> **Collected data**
_ _ _ _ _

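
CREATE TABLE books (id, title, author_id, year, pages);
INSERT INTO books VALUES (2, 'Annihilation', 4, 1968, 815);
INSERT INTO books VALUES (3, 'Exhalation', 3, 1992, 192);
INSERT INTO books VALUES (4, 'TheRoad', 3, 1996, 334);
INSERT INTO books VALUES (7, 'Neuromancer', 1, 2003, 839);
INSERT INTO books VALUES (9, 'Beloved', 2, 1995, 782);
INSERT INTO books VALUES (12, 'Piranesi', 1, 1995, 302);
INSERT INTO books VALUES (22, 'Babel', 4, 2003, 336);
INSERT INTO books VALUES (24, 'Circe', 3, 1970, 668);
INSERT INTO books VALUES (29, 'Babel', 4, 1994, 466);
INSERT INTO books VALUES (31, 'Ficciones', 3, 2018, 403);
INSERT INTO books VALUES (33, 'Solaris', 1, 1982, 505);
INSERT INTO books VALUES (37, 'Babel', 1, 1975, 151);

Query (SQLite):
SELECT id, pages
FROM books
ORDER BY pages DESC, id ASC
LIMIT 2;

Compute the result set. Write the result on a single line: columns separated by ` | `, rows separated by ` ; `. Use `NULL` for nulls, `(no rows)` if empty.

7 | 839 ; 2 | 815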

_ _ _ _ _

A word-for-word restatement of the lines running from the one with "INSERT INTO books VALUES (4, 'TheRoad', 3, 1996, 334);" to the last line of the records is the whole answer.

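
INSERT INTO books VALUES (4, 'TheRoad', 3, 1996, 334);
INSERT INTO books VALUES (7, 'Neuromancer', 1, 2003, 839);
INSERT INTO books VALUES (9, 'Beloved', 2, 1995, 782);
INSERT INTO books VALUES (12, 'Piranesi', 1, 1995, 302);
INSERT INTO books VALUES (22, 'Babel', 4, 2003, 336);
INSERT INTO books VALUES (24, 'Circe', 3, 1970, 668);
INSERT INTO books VALUES (29, 'Babel', 4, 1994, 466);
INSERT INTO books VALUES (31, 'Ficciones', 3, 2018, 403);
INSERT INTO books VALUES (33, 'Solaris', 1, 1982, 505);
INSERT INTO books VALUES (37, 'Babel', 1, 1975, 151);

Query (SQLite):
SELECT id, pages
FROM books
ORDER BY pages DESC, id ASC
LIMIT 2;

Compute the result set. Write the result on a single line: columns separated by ` | `, rows separated by ` ; `. Use `NULL` for nulls, `(no rows)` if empty.

7 | 839 ; 2 | 815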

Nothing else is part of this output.